* _Exercise aim_
Take every line from the data that has the word "Movie" in it.

[[ Data section, beginning ]]

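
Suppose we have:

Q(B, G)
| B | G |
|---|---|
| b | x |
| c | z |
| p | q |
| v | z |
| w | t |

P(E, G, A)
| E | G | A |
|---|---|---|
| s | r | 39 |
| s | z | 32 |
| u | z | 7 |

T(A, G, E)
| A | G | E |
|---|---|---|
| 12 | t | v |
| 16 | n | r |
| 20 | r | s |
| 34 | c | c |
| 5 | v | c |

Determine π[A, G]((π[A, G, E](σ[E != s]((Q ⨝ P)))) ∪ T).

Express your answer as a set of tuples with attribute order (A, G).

Joining Q and P on G yields {(c, z, s, 32), (c, z, u, 7), (v, z, s, 32), (v, z, u, 7)}.
Filtering on E != s leaves {(c, z, u, 7), (v, z, u, 7)}.
Projecting to A, G, E (1 duplicate(s) eliminated): {(7, z, u)}
Set union of the two operands is {(12, t, v), (16, n, r), (20, r, s), (34, c, c), (5, v, c), (7, z, u)}.
Projecting to A, G: {(12, t), (16, n), (20, r), (34, c), (5, v), (7, z)}

{(12, t), (16, n), (20, r), (34, c), (5, v), (7, z)}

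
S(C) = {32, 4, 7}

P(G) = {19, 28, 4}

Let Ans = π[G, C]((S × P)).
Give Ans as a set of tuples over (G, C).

S × P: Cartesian product, 3·3 = 9 tuples over (C, G).
π[G, C]: project onto (G, C) → {(19, 32), (19, 4), (19, 7), (28, 32), (28, 4), (28, 7), (4, 32), (4, 4), (4, 7)}

{(19, 32), (19, 4), (19, 7), (28, 32), (28, 4), (28, 7), (4, 32), (4, 4), (4, 7)}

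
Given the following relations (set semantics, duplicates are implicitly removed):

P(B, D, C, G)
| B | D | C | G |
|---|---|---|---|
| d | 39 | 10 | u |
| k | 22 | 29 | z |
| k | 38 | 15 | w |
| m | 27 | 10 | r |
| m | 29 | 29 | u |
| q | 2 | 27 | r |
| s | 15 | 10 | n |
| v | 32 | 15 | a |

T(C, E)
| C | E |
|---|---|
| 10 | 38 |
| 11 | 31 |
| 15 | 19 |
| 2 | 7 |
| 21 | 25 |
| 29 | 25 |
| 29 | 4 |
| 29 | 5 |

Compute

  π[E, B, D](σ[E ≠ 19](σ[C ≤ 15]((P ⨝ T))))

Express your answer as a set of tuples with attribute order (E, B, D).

P ⋈ T (natural join on C): {(d, 39, 10, u, 38), (k, 22, 29, z, 25), (k, 22, 29, z, 4), (k, 22, 29, z, 5), (k, 38, 15, w, 19), (m, 27, 10, r, 38), (m, 29, 29, u, 25), (m, 29, 29, u, 4), (m, 29, 29, u, 5), (s, 15, 10, n, 38), (v, 32, 15, a, 19)}
Apply σ_{C ≤ 15}; surviving tuples: {(d, 39, 10, u, 38), (k, 38, 15, w, 19), (m, 27, 10, r, 38), (s, 15, 10, n, 38), (v, 32, 15, a, 19)}
Apply σ_{E ≠ 19}; surviving tuples: {(d, 39, 10, u, 38), (m, 27, 10, r, 38), (s, 15, 10, n, 38)}
π[E, B, D]: project onto (E, B, D) → {(38, d, 39), (38, m, 27), (38, s, 15)}

{(38, d, 39), (38, m, 27), (38, s, 15)}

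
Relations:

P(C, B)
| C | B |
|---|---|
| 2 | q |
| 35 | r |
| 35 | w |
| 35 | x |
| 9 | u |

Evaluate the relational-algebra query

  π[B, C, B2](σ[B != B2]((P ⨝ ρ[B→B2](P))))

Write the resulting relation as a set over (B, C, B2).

{(r, 35, w), (r, 35, x), (w, 35, r), (w, 35, x), (x, 35, r), (x, 35, w)}

ρ[B→B2]: schema becomes (C, B2); tuples unchanged.
P ⋈ ρ[B→B2](P) (natural join on C): {(2, q, q), (35, r, r), (35, r, w), (35, r, x), (35, w, r), (35, w, w), (35, w, x), (35, x, r), (35, x, w), (35, x, x), (9, u, u)}
σ[B != B2]: keep tuples satisfying B != B2 → {(35, r, w), (35, r, x), (35, w, r), (35, w, x), (35, x, r), (35, x, w)}
π[B, C, B2]: project onto (B, C, B2) → {(r, 35, w), (r, 35, x), (w, 35, r), (w, 35, x), (x, 35, r), (x, 35, w)}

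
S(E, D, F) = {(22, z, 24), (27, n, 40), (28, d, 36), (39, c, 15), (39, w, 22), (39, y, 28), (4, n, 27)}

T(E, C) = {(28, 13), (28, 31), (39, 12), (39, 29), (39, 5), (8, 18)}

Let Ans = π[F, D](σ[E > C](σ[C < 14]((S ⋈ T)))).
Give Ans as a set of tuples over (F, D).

Joining S and T on E yields {(28, d, 36, 13), (28, d, 36, 31), (39, c, 15, 12), (39, c, 15, 29), (39, c, 15, 5), (39, w, 22, 12), (39, w, 22, 29), (39, w, 22, 5), (39, y, 28, 12), (39, y, 28, 29), (39, y, 28, 5)}.
Apply σ_{C < 14}; surviving tuples: {(28, d, 36, 13), (39, c, 15, 12), (39, c, 15, 5), (39, w, 22, 12), (39, w, 22, 5), (39, y, 28, 12), (39, y, 28, 5)}
Apply σ_{E > C}; surviving tuples: {(28, d, 36, 13), (39, c, 15, 12), (39, c, 15, 5), (39, w, 22, 12), (39, w, 22, 5), (39, y, 28, 12), (39, y, 28, 5)}
π[F, D]: project onto (F, D) (3 duplicate(s) eliminated) → {(15, c), (22, w), (28, y), (36, d)}

{(15, c), (22, w), (28, y), (36, d)}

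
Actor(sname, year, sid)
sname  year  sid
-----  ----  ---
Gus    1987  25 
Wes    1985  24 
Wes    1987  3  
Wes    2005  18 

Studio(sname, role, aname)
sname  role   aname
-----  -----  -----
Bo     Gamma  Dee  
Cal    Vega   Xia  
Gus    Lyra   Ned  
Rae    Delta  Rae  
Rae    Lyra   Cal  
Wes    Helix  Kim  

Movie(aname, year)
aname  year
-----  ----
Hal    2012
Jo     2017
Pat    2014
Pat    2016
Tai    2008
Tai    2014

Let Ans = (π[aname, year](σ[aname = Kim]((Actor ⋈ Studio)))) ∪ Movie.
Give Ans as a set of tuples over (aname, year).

{(Hal, 2012), (Jo, 2017), (Kim, 1985), (Kim, 1987), (Kim, 2005), (Pat, 2014), (Pat, 2016), (Tai, 2008), (Tai, 2014)}

Actor ⋈ Studio (natural join on sname): {(Gus, 1987, 25, Lyra, Ned), (Wes, 1985, 24, Helix, Kim), (Wes, 1987, 3, Helix, Kim), (Wes, 2005, 18, Helix, Kim)}
Filtering on aname = Kim leaves {(Wes, 1985, 24, Helix, Kim), (Wes, 1987, 3, Helix, Kim), (Wes, 2005, 18, Helix, Kim)}.
Projecting to aname, year: {(Kim, 1985), (Kim, 1987), (Kim, 2005)}
Union: {(Kim, 1985), (Kim, 1987), (Kim, 2005)} with {(Hal, 2012), (Jo, 2017), (Pat, 2014), (Pat, 2016), (Tai, 2008), (Tai, 2014)} → {(Hal, 2012), (Jo, 2017), (Kim, 1985), (Kim, 1987), (Kim, 2005), (Pat, 2014), (Pat, 2016), (Tai, 2008), (Tai, 2014)}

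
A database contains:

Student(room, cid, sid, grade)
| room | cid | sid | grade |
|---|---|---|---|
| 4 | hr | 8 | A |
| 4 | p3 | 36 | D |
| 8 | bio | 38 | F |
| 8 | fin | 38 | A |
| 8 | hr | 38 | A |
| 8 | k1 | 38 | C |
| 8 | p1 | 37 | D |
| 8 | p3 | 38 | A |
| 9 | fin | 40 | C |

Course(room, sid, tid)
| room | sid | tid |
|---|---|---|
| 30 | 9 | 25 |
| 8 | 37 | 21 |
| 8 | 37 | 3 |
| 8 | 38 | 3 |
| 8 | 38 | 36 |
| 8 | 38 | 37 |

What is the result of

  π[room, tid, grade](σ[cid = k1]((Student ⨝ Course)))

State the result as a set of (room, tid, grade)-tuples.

Student ⋈ Course (natural join on room, sid): {(8, bio, 38, F, 3), (8, bio, 38, F, 36), (8, bio, 38, F, 37), (8, fin, 38, A, 3), (8, fin, 38, A, 36), (8, fin, 38, A, 37), (8, hr, 38, A, 3), (8, hr, 38, A, 36), (8, hr, 38, A, 37), (8, k1, 38, C, 3), (8, k1, 38, C, 36), (8, k1, 38, C, 37), (8, p1, 37, D, 21), (8, p1, 37, D, 3), (8, p3, 38, A, 3), (8, p3, 38, A, 36), (8, p3, 38, A, 37)}
σ[cid = k1]: keep tuples satisfying cid = k1 → {(8, k1, 38, C, 3), (8, k1, 38, C, 36), (8, k1, 38, C, 37)}
π_{room, tid, grade} gives {(8, 3, C), (8, 36, C), (8, 37, C)}.

{(8, 3, C), (8, 36, C), (8, 37, C)}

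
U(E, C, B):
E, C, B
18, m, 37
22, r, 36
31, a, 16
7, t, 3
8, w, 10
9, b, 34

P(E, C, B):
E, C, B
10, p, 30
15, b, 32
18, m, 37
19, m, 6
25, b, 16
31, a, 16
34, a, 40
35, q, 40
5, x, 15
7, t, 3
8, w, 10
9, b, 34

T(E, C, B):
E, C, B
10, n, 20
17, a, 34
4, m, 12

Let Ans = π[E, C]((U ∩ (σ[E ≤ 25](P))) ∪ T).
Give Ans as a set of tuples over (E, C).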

[[ Data section, end ]]

* _Solution to this exercise_
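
Movie(aname, year)
Let Ans = (π[aname, year](σ[aname = Kim]((Actor ⋈ Studio)))) ∪ Movie.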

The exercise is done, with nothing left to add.